-- Task objective --
Among the records that follow, set down only the lines from the one containing "Process (linear): x_k" to the one containing "y_2 = [-2.5400, 2.9900]", both included, exactly.

-- Study material --
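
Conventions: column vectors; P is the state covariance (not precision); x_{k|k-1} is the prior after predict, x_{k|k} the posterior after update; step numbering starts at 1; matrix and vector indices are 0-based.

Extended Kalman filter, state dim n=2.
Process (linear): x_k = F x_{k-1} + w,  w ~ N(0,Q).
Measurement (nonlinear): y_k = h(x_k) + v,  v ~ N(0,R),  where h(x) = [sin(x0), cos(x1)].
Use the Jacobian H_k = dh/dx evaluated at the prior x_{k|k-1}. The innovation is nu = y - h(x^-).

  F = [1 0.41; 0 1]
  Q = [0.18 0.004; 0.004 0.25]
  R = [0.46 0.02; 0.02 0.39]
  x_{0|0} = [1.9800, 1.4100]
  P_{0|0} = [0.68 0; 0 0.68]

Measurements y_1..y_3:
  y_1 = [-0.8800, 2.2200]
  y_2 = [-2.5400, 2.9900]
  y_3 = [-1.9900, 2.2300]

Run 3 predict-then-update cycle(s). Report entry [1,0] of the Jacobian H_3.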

-- Problem solution --
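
Process (linear): x_k = F x_{k-1} + w,  w ~ N(0,Q).
Measurement (nonlinear): y_k = h(x_k) + v,  v ~ N(0,R),  where h(x) = [sin(x0), cos(x1)].
Use the Jacobian H_k = dh/dx evaluated at the prior x_{k|k-1}. The innovation is nu = y - h(x^-).

  F = [1 0.41; 0 1]
  Q = [0.18 0.004; 0.004 0.25]
  R = [0.46 0.02; 0.02 0.39]
  x_{0|0} = [1.9800, 1.4100]
  P_{0|0} = [0.68 0; 0 0.68]

Measurements y_1..y_3:
  y_1 = [-0.8800, 2.2200]
  y_2 = [-2.5400, 2.9900]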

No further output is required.